(Activity) I'd like every record given again exactly, please.

(Records to process)
::::
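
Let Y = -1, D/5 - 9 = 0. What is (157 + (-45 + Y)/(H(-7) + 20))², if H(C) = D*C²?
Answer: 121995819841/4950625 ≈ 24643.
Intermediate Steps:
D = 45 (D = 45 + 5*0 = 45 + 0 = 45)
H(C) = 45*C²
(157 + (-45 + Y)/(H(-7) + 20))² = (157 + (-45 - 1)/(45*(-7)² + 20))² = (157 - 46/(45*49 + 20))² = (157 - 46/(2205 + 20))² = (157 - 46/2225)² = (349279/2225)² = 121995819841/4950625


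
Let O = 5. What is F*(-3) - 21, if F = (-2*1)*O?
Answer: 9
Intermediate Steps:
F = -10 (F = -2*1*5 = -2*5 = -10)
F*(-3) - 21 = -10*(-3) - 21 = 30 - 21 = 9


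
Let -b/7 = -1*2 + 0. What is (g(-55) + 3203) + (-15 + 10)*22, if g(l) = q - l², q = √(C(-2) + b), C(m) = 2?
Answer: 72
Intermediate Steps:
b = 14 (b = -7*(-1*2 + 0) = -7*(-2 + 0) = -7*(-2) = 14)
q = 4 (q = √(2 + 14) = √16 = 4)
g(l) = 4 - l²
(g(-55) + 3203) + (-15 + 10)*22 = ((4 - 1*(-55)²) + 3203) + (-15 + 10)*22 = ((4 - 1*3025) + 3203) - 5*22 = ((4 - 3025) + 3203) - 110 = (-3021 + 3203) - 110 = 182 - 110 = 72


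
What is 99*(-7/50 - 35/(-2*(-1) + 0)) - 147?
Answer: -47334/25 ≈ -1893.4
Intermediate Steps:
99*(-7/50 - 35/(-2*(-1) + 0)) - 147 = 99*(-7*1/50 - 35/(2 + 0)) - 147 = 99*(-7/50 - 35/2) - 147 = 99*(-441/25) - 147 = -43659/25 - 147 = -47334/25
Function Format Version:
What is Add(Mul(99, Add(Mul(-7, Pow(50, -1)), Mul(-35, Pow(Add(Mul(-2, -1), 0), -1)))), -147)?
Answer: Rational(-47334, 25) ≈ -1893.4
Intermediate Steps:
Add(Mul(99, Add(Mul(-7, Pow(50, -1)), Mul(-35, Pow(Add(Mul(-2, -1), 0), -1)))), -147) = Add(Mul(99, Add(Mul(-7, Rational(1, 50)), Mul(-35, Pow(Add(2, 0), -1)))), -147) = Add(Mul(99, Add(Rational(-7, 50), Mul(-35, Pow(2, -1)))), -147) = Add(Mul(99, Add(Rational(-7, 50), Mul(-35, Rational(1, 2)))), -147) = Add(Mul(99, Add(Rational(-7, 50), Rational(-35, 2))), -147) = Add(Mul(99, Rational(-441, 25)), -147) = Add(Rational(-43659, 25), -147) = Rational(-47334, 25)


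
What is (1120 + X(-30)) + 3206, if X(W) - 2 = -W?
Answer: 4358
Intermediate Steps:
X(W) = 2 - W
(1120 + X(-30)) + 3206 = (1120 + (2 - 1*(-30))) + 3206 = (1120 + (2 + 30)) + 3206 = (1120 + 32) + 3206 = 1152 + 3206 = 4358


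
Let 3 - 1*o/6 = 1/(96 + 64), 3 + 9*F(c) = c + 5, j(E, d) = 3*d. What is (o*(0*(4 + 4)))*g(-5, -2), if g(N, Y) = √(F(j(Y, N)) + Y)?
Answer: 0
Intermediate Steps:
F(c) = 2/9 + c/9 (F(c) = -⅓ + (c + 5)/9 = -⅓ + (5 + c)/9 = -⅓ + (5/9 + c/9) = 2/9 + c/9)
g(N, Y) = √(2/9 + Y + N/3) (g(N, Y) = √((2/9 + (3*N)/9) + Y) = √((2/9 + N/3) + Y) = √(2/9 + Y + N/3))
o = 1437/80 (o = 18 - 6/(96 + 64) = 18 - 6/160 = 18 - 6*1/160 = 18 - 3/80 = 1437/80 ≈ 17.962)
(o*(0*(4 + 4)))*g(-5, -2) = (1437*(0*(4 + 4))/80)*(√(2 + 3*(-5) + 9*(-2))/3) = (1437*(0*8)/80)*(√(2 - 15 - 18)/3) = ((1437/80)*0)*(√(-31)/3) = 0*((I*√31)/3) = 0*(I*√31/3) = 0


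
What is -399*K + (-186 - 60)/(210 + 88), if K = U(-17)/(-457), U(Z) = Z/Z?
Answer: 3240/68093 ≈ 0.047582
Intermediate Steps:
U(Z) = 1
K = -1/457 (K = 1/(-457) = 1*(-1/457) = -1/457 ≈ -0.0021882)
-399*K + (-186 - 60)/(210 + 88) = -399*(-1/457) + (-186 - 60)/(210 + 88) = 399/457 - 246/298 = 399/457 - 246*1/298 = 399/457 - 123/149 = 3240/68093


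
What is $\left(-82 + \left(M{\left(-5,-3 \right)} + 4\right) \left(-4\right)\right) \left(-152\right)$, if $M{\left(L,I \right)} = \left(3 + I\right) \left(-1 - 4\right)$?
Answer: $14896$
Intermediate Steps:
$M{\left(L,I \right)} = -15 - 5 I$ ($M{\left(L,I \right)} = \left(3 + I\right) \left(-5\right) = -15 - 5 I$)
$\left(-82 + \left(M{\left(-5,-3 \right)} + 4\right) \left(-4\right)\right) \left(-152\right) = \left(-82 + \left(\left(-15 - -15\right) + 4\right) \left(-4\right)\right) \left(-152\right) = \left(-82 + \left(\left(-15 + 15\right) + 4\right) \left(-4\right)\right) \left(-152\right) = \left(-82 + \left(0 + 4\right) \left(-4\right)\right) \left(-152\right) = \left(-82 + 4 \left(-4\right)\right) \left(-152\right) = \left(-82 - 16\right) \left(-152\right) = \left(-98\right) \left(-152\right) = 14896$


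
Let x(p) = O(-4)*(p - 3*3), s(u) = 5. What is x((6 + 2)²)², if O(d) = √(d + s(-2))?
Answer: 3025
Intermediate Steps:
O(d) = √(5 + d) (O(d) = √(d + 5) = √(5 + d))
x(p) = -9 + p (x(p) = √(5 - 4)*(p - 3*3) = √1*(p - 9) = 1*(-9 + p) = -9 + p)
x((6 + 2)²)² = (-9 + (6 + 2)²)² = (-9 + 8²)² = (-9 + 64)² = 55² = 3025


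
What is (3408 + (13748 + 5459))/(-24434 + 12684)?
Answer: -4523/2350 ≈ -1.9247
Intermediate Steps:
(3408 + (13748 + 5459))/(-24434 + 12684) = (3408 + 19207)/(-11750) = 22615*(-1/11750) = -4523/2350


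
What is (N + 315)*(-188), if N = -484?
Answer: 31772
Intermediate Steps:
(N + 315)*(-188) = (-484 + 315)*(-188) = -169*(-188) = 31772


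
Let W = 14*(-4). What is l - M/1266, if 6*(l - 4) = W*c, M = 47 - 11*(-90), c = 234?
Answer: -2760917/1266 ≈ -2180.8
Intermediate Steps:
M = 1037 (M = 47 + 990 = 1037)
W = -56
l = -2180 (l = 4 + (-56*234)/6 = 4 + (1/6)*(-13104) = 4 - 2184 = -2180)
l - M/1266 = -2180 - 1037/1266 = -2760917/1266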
::::
(Response to this task)
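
Let Y = -1, D/5 - 9 = 0. What is (157 + (-45 + Y)/(H(-7) + 20))², if H(C) = D*C²?
Answer: 121995819841/4950625 ≈ 24643.
Intermediate Steps:
D = 45 (D = 45 + 5*0 = 45 + 0 = 45)
H(C) = 45*C²
(157 + (-45 + Y)/(H(-7) + 20))² = (157 + (-45 - 1)/(45*(-7)² + 20))² = (157 - 46/(45*49 + 20))² = (157 - 46/(2205 + 20))² = (157 - 46/2225)² = (349279/2225)² = 121995819841/4950625


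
Let O = 5. What is F*(-3) - 21, if F = (-2*1)*O?
Answer: 9
Intermediate Steps:
F = -10 (F = -2*1*5 = -2*5 = -10)
F*(-3) - 21 = -10*(-3) - 21 = 30 - 21 = 9


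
Let -b/7 = -1*2 + 0. What is (g(-55) + 3203) + (-15 + 10)*22, if g(l) = q - l², q = √(C(-2) + b), C(m) = 2?
Answer: 72
Intermediate Steps:
b = 14 (b = -7*(-1*2 + 0) = -7*(-2 + 0) = -7*(-2) = 14)
q = 4 (q = √(2 + 14) = √16 = 4)
g(l) = 4 - l²
(g(-55) + 3203) + (-15 + 10)*22 = ((4 - 1*(-55)²) + 3203) + (-15 + 10)*22 = ((4 - 1*3025) + 3203) - 5*22 = ((4 - 3025) + 3203) - 110 = (-3021 + 3203) - 110 = 182 - 110 = 72


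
What is 99*(-7/50 - 35/(-2*(-1) + 0)) - 147?
Answer: -47334/25 ≈ -1893.4
Intermediate Steps:
99*(-7/50 - 35/(-2*(-1) + 0)) - 147 = 99*(-7*1/50 - 35/(2 + 0)) - 147 = 99*(-7/50 - 35/2) - 147 = 99*(-441/25) - 147 = -43659/25 - 147 = -47334/25
Function Format Version:
What is Add(Mul(99, Add(Mul(-7, Pow(50, -1)), Mul(-35, Pow(Add(Mul(-2, -1), 0), -1)))), -147)?
Answer: Rational(-47334, 25) ≈ -1893.4
Intermediate Steps:
Add(Mul(99, Add(Mul(-7, Pow(50, -1)), Mul(-35, Pow(Add(Mul(-2, -1), 0), -1)))), -147) = Add(Mul(99, Add(Mul(-7, Rational(1, 50)), Mul(-35, Pow(Add(2, 0), -1)))), -147) = Add(Mul(99, Add(Rational(-7, 50), Mul(-35, Pow(2, -1)))), -147) = Add(Mul(99, Add(Rational(-7, 50), Mul(-35, Rational(1, 2)))), -147) = Add(Mul(99, Add(Rational(-7, 50), Rational(-35, 2))), -147) = Add(Mul(99, Rational(-441, 25)), -147) = Add(Rational(-43659, 25), -147) = Rational(-47334, 25)


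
What is (1120 + X(-30)) + 3206, if X(W) - 2 = -W?
Answer: 4358
Intermediate Steps:
X(W) = 2 - W
(1120 + X(-30)) + 3206 = (1120 + (2 - 1*(-30))) + 3206 = (1120 + (2 + 30)) + 3206 = (1120 + 32) + 3206 = 1152 + 3206 = 4358


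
Let 3 - 1*o/6 = 1/(96 + 64), 3 + 9*F(c) = c + 5, j(E, d) = 3*d. What is (o*(0*(4 + 4)))*g(-5, -2), if g(N, Y) = √(F(j(Y, N)) + Y)?
Answer: 0
Intermediate Steps:
F(c) = 2/9 + c/9 (F(c) = -⅓ + (c + 5)/9 = -⅓ + (5 + c)/9 = -⅓ + (5/9 + c/9) = 2/9 + c/9)
g(N, Y) = √(2/9 + Y + N/3) (g(N, Y) = √((2/9 + (3*N)/9) + Y) = √((2/9 + N/3) + Y) = √(2/9 + Y + N/3))
o = 1437/80 (o = 18 - 6/(96 + 64) = 18 - 6/160 = 18 - 6*1/160 = 18 - 3/80 = 1437/80 ≈ 17.962)
(o*(0*(4 + 4)))*g(-5, -2) = (1437*(0*(4 + 4))/80)*(√(2 + 3*(-5) + 9*(-2))/3) = (1437*(0*8)/80)*(√(2 - 15 - 18)/3) = ((1437/80)*0)*(√(-31)/3) = 0*((I*√31)/3) = 0*(I*√31/3) = 0


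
What is -399*K + (-186 - 60)/(210 + 88), if K = U(-17)/(-457), U(Z) = Z/Z?
Answer: 3240/68093 ≈ 0.047582
Intermediate Steps:
U(Z) = 1
K = -1/457 (K = 1/(-457) = 1*(-1/457) = -1/457 ≈ -0.0021882)
-399*K + (-186 - 60)/(210 + 88) = -399*(-1/457) + (-186 - 60)/(210 + 88) = 399/457 - 246/298 = 399/457 - 246*1/298 = 399/457 - 123/149 = 3240/68093


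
What is $\left(-82 + \left(M{\left(-5,-3 \right)} + 4\right) \left(-4\right)\right) \left(-152\right)$, if $M{\left(L,I \right)} = \left(3 + I\right) \left(-1 - 4\right)$?
Answer: $14896$
Intermediate Steps:
$M{\left(L,I \right)} = -15 - 5 I$ ($M{\left(L,I \right)} = \left(3 + I\right) \left(-5\right) = -15 - 5 I$)
$\left(-82 + \left(M{\left(-5,-3 \right)} + 4\right) \left(-4\right)\right) \left(-152\right) = \left(-82 + \left(\left(-15 - -15\right) + 4\right) \left(-4\right)\right) \left(-152\right) = \left(-82 + \left(\left(-15 + 15\right) + 4\right) \left(-4\right)\right) \left(-152\right) = \left(-82 + \left(0 + 4\right) \left(-4\right)\right) \left(-152\right) = \left(-82 + 4 \left(-4\right)\right) \left(-152\right) = \left(-82 - 16\right) \left(-152\right) = \left(-98\right) \left(-152\right) = 14896$


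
Let x(p) = O(-4)*(p - 3*3), s(u) = 5. What is x((6 + 2)²)², if O(d) = √(d + s(-2))?
Answer: 3025
Intermediate Steps:
O(d) = √(5 + d) (O(d) = √(d + 5) = √(5 + d))
x(p) = -9 + p (x(p) = √(5 - 4)*(p - 3*3) = √1*(p - 9) = 1*(-9 + p) = -9 + p)
x((6 + 2)²)² = (-9 + (6 + 2)²)² = (-9 + 8²)² = (-9 + 64)² = 55² = 3025


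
What is (3408 + (13748 + 5459))/(-24434 + 12684)?
Answer: -4523/2350 ≈ -1.9247
Intermediate Steps:
(3408 + (13748 + 5459))/(-24434 + 12684) = (3408 + 19207)/(-11750) = 22615*(-1/11750) = -4523/2350


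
What is (N + 315)*(-188), if N = -484?
Answer: 31772
Intermediate Steps:
(N + 315)*(-188) = (-484 + 315)*(-188) = -169*(-188) = 31772


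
Let W = 14*(-4). What is l - M/1266, if 6*(l - 4) = W*c, M = 47 - 11*(-90), c = 234?
Answer: -2760917/1266 ≈ -2180.8
Intermediate Steps:
M = 1037 (M = 47 + 990 = 1037)
W = -56
l = -2180 (l = 4 + (-56*234)/6 = 4 + (1/6)*(-13104) = 4 - 2184 = -2180)
l - M/1266 = -2180 - 1037/1266 = -2760917/1266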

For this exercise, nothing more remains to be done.